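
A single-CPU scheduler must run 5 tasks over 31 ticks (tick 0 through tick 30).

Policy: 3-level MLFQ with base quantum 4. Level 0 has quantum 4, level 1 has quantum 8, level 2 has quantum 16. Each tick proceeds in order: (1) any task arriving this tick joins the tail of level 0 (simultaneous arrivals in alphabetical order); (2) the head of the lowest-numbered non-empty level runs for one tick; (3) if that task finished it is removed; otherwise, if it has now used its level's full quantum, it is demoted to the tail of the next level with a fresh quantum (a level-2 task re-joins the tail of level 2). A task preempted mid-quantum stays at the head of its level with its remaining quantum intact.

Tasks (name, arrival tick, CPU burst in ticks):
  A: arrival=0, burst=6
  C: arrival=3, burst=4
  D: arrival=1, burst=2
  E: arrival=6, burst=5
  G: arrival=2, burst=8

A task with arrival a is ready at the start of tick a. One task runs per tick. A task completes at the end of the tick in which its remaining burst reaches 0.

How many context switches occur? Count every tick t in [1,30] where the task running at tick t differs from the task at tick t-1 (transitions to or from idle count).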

Goal of the exercise: For the span from the line containing "E: arrival=6, burst=5" through the last line of the entries above, transcribe each line exactly and leave out everything else.

Expected answer:
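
  E: arrival=6, burst=5
  G: arrival=2, burst=8

A task with arrival a is ready at the start of tick a. One task runs per tick. A task completes at the end of the tick in which its remaining burst reaches 0.

How many context switches occur? Count every tick t in [1,30] where the task running at tick t differs from the task at tick t-1 (transitions to or from idle count).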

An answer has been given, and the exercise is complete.